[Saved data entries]
+===+
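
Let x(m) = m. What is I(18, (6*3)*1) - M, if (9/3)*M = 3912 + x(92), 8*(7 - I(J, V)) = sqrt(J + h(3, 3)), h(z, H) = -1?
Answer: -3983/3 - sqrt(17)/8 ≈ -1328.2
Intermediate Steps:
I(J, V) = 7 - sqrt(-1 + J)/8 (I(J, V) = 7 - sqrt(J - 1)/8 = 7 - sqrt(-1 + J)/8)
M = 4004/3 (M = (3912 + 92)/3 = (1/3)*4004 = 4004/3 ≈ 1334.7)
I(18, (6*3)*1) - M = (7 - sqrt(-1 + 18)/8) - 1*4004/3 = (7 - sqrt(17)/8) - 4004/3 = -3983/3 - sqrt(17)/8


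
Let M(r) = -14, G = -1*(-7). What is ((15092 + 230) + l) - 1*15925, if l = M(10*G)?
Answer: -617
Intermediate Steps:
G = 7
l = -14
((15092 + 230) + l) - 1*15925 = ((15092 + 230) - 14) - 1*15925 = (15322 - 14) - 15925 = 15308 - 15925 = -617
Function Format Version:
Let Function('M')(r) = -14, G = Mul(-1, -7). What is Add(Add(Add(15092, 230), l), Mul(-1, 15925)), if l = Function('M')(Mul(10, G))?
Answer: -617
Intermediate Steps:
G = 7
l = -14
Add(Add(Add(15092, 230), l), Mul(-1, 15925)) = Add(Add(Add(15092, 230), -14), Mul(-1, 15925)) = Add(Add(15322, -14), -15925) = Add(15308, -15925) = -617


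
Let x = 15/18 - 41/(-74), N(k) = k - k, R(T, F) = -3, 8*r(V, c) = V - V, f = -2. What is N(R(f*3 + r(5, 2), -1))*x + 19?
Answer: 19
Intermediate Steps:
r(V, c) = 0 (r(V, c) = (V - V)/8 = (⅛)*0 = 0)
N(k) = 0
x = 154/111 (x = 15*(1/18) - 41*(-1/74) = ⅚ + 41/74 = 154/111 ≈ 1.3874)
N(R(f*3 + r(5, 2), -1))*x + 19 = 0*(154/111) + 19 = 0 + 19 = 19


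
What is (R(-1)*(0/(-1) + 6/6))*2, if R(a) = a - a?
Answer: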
+===+
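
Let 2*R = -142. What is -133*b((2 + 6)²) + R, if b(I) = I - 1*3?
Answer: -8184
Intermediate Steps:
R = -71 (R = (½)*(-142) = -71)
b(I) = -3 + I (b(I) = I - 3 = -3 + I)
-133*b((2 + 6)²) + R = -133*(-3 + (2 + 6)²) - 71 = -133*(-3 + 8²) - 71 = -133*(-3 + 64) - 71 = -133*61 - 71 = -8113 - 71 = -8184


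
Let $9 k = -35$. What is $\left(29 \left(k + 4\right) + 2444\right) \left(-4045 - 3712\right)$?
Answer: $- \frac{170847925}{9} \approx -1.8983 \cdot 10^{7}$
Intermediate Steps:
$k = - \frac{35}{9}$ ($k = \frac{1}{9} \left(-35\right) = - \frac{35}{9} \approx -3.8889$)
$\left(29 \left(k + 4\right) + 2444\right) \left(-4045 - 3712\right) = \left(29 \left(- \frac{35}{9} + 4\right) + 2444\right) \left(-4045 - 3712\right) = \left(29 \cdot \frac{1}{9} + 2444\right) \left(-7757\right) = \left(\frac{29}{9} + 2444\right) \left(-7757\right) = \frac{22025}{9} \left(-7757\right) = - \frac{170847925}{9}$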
+===+
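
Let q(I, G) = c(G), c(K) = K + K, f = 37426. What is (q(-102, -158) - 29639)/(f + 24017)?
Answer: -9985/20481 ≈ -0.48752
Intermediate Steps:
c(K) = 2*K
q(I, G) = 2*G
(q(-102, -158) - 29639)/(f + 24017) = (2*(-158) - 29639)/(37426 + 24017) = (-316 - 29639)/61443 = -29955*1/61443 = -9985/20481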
+===+
▶ _WORK TO BE COMPLETED_
Copy the lines above that hold the word "Function".

▶ _SOLUTION TO THIS TASK_
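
Function Format Version:
Let Function('M')(r) = -14, G = Mul(-1, -7). What is Add(Add(Add(15092, 230), l), Mul(-1, 15925)), if l = Function('M')(Mul(10, G))?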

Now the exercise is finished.